### Work to be completed:
Copy each of the records exactly; leave nothing out.
>>
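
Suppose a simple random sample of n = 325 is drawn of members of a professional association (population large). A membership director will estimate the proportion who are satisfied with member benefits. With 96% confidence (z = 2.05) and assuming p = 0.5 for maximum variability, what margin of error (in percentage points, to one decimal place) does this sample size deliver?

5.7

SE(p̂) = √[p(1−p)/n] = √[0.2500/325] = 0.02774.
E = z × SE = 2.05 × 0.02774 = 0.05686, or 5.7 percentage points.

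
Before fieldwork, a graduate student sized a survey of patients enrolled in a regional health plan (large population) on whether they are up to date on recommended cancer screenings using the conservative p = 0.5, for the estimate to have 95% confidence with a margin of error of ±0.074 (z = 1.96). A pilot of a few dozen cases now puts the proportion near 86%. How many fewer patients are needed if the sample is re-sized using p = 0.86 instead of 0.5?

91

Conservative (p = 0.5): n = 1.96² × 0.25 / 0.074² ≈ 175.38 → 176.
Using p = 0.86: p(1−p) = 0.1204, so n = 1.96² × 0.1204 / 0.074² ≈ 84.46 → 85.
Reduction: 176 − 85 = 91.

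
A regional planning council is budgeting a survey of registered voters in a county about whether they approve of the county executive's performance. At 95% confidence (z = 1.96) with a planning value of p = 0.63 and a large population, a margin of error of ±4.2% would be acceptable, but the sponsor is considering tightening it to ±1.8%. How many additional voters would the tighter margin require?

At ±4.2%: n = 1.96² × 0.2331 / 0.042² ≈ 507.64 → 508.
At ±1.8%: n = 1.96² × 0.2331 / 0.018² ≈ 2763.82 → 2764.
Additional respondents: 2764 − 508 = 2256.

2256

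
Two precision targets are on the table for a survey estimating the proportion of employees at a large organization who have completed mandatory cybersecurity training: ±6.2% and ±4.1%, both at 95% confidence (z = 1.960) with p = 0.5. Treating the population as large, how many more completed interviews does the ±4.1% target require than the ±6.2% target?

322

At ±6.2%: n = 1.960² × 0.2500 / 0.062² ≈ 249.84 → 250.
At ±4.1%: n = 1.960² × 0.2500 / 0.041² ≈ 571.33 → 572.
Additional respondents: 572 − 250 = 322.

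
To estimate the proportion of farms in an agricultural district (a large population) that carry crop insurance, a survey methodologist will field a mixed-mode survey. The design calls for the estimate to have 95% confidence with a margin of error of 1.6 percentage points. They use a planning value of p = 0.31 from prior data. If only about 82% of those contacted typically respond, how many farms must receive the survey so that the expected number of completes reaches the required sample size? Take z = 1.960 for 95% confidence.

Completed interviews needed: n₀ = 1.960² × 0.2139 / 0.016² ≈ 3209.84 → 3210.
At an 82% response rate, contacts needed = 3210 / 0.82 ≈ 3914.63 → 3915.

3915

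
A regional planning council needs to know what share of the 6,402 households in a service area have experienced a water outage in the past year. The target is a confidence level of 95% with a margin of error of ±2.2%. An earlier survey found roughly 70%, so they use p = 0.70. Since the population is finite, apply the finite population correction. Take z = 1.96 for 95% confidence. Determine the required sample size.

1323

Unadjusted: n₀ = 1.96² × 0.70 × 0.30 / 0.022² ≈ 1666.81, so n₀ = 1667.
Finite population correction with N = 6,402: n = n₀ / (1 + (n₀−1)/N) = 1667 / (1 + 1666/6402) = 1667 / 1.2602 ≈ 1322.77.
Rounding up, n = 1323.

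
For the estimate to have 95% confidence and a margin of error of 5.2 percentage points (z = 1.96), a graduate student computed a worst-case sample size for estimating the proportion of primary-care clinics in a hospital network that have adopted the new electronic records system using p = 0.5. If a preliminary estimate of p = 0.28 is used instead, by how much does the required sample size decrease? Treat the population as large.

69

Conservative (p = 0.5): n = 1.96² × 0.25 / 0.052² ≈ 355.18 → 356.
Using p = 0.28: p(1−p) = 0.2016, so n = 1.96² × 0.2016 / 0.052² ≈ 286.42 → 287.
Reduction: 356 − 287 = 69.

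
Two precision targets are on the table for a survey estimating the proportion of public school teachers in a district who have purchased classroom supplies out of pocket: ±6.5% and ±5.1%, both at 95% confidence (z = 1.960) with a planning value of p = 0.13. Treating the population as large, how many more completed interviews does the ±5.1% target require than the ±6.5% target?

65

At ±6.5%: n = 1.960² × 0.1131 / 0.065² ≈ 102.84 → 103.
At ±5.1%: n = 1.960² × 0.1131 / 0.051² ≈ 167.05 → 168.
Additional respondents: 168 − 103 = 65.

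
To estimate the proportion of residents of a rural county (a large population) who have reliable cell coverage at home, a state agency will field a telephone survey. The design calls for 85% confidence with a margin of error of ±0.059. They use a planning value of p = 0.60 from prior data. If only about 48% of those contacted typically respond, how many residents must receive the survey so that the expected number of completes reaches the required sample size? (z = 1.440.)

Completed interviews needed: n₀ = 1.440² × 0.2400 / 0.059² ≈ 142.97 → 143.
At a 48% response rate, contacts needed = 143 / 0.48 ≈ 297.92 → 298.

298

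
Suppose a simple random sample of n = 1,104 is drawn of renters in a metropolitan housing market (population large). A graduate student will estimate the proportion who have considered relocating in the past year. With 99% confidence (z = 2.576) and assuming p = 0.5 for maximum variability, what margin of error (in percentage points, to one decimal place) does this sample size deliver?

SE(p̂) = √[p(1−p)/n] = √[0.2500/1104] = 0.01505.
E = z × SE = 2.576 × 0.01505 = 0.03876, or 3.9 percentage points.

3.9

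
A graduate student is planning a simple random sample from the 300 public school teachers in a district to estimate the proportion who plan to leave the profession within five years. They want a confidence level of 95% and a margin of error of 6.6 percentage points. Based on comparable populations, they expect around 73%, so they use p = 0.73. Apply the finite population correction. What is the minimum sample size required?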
<<
### Exercise solution:
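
Suppose a simple random sample of n = 325 is drawn of members of a professional association (population large). A membership director will estimate the proportion who are satisfied with member benefits. With 96% confidence (z = 2.05) and assuming p = 0.5 for maximum variability, what margin of error (in percentage points, to one decimal place) does this sample size deliver?

5.7

SE(p̂) = √[p(1−p)/n] = √[0.2500/325] = 0.02774.
E = z × SE = 2.05 × 0.02774 = 0.05686, or 5.7 percentage points.

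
Before fieldwork, a graduate student sized a survey of patients enrolled in a regional health plan (large population) on whether they are up to date on recommended cancer screenings using the conservative p = 0.5, for the estimate to have 95% confidence with a margin of error of ±0.074 (z = 1.96). A pilot of a few dozen cases now puts the proportion near 86%. How many fewer patients are needed if the sample is re-sized using p = 0.86 instead of 0.5?

91

Conservative (p = 0.5): n = 1.96² × 0.25 / 0.074² ≈ 175.38 → 176.
Using p = 0.86: p(1−p) = 0.1204, so n = 1.96² × 0.1204 / 0.074² ≈ 84.46 → 85.
Reduction: 176 − 85 = 91.

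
A regional planning council is budgeting a survey of registered voters in a county about whether they approve of the county executive's performance. At 95% confidence (z = 1.96) with a planning value of p = 0.63 and a large population, a margin of error of ±4.2% would be acceptable, but the sponsor is considering tightening it to ±1.8%. How many additional voters would the tighter margin require?

At ±4.2%: n = 1.96² × 0.2331 / 0.042² ≈ 507.64 → 508.
At ±1.8%: n = 1.96² × 0.2331 / 0.018² ≈ 2763.82 → 2764.
Additional respondents: 2764 − 508 = 2256.

2256

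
Two precision targets are on the table for a survey estimating the proportion of employees at a large organization who have completed mandatory cybersecurity training: ±6.2% and ±4.1%, both at 95% confidence (z = 1.960) with p = 0.5. Treating the population as large, how many more completed interviews does the ±4.1% target require than the ±6.2% target?

322

At ±6.2%: n = 1.960² × 0.2500 / 0.062² ≈ 249.84 → 250.
At ±4.1%: n = 1.960² × 0.2500 / 0.041² ≈ 571.33 → 572.
Additional respondents: 572 − 250 = 322.

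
To estimate the proportion of farms in an agricultural district (a large population) that carry crop insurance, a survey methodologist will field a mixed-mode survey. The design calls for the estimate to have 95% confidence with a margin of error of 1.6 percentage points. They use a planning value of p = 0.31 from prior data. If only about 82% of those contacted typically respond, how many farms must receive the survey so that the expected number of completes reaches the required sample size? Take z = 1.960 for 95% confidence.

Completed interviews needed: n₀ = 1.960² × 0.2139 / 0.016² ≈ 3209.84 → 3210.
At an 82% response rate, contacts needed = 3210 / 0.82 ≈ 3914.63 → 3915.

3915

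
A regional planning council needs to know what share of the 6,402 households in a service area have experienced a water outage in the past year. The target is a confidence level of 95% with a margin of error of ±2.2%. An earlier survey found roughly 70%, so they use p = 0.70. Since the population is finite, apply the finite population correction. Take z = 1.96 for 95% confidence. Determine the required sample size.

1323

Unadjusted: n₀ = 1.96² × 0.70 × 0.30 / 0.022² ≈ 1666.81, so n₀ = 1667.
Finite population correction with N = 6,402: n = n₀ / (1 + (n₀−1)/N) = 1667 / (1 + 1666/6402) = 1667 / 1.2602 ≈ 1322.77.
Rounding up, n = 1323.

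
For the estimate to have 95% confidence and a margin of error of 5.2 percentage points (z = 1.96), a graduate student computed a worst-case sample size for estimating the proportion of primary-care clinics in a hospital network that have adopted the new electronic records system using p = 0.5. If a preliminary estimate of p = 0.28 is used instead, by how much does the required sample size decrease? Treat the population as large.

69

Conservative (p = 0.5): n = 1.96² × 0.25 / 0.052² ≈ 355.18 → 356.
Using p = 0.28: p(1−p) = 0.2016, so n = 1.96² × 0.2016 / 0.052² ≈ 286.42 → 287.
Reduction: 356 − 287 = 69.

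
Two precision targets are on the table for a survey estimating the proportion of public school teachers in a district who have purchased classroom supplies out of pocket: ±6.5% and ±5.1%, both at 95% confidence (z = 1.960) with a planning value of p = 0.13. Treating the population as large, how many more completed interviews does the ±5.1% target require than the ±6.5% target?

65

At ±6.5%: n = 1.960² × 0.1131 / 0.065² ≈ 102.84 → 103.
At ±5.1%: n = 1.960² × 0.1131 / 0.051² ≈ 167.05 → 168.
Additional respondents: 168 − 103 = 65.

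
To estimate the proportion of residents of a rural county (a large population) who have reliable cell coverage at home, a state agency will field a telephone survey. The design calls for 85% confidence with a margin of error of ±0.059. They use a planning value of p = 0.60 from prior data. If only about 48% of those contacted typically respond, how many residents must receive the survey so that the expected number of completes reaches the required sample size? (z = 1.440.)

Completed interviews needed: n₀ = 1.440² × 0.2400 / 0.059² ≈ 142.97 → 143.
At a 48% response rate, contacts needed = 143 / 0.48 ≈ 297.92 → 298.

298

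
Suppose a simple random sample of n = 1,104 is drawn of renters in a metropolitan housing market (population large). A graduate student will estimate the proportion who have considered relocating in the past year. With 99% confidence (z = 2.576) and assuming p = 0.5 for maximum variability, what margin of error (in percentage points, to one decimal place) does this sample size deliver?

SE(p̂) = √[p(1−p)/n] = √[0.2500/1104] = 0.01505.
E = z × SE = 2.576 × 0.01505 = 0.03876, or 3.9 percentage points.

3.9

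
A graduate student is planning a simple random sample from the 300 public school teachers in a district to estimate the proportion who plan to leave the profession within five years. They want a confidence level of 95% and a margin of error of 6.6 percentage points. Based on comparable populations, they expect around 73%, so they use p = 0.73. Apply the finite population correction. What is the minimum sample size required?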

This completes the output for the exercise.